## What this task involves
For every line in the data below, check for the word "operation", then state how many lines have it. Answer with the number only.

Dataset entries:
╭──
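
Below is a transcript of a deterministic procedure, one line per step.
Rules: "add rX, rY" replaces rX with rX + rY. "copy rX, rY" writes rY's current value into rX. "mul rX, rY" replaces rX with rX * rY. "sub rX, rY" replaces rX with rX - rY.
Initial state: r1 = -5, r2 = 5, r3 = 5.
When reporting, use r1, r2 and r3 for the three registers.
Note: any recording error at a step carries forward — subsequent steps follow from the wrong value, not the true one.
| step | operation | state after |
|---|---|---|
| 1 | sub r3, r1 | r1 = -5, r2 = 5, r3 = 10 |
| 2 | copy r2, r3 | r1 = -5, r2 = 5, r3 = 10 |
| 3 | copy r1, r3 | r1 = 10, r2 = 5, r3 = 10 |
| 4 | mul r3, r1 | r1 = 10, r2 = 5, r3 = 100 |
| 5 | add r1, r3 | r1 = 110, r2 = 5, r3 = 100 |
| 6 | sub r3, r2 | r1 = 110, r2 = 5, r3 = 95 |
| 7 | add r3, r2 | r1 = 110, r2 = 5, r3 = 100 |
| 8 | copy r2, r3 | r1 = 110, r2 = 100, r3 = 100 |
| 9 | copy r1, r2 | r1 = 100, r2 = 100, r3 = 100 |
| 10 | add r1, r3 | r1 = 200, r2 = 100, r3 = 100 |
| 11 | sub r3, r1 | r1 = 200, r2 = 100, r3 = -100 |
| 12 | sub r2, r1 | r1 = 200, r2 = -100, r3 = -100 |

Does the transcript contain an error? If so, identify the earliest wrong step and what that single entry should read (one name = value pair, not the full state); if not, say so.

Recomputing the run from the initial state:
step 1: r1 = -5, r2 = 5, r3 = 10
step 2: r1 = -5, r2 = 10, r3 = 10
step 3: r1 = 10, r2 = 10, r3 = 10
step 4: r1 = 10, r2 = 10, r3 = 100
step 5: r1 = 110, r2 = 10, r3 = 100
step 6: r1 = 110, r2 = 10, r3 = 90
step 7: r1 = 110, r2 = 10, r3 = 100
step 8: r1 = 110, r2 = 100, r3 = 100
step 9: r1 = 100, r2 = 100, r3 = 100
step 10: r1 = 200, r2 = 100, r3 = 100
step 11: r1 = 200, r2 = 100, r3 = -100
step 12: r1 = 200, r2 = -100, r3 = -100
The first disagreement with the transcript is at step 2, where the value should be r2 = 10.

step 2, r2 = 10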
╰──
╭──
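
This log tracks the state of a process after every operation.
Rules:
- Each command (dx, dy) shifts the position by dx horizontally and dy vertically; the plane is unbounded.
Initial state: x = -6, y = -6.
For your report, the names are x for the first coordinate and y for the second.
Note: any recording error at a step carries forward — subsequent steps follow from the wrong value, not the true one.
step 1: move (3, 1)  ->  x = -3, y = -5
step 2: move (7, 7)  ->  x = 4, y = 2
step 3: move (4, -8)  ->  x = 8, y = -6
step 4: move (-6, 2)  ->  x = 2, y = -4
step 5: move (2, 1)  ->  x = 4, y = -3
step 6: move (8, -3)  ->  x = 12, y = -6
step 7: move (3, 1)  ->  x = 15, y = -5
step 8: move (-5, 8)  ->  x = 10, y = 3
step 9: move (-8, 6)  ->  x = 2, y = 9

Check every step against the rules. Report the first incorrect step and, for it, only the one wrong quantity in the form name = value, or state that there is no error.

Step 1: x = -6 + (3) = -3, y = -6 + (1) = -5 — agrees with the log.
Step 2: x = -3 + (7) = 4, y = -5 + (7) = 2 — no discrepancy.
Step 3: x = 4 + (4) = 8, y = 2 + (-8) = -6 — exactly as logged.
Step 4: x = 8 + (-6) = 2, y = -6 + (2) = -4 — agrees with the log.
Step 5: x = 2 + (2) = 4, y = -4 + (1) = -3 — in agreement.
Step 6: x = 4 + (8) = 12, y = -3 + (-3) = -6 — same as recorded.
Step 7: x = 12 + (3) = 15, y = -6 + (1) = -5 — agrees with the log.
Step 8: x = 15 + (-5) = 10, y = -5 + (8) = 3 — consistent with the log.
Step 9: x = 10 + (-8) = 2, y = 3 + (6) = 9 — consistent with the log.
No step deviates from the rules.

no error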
╰──
## Expected answer
2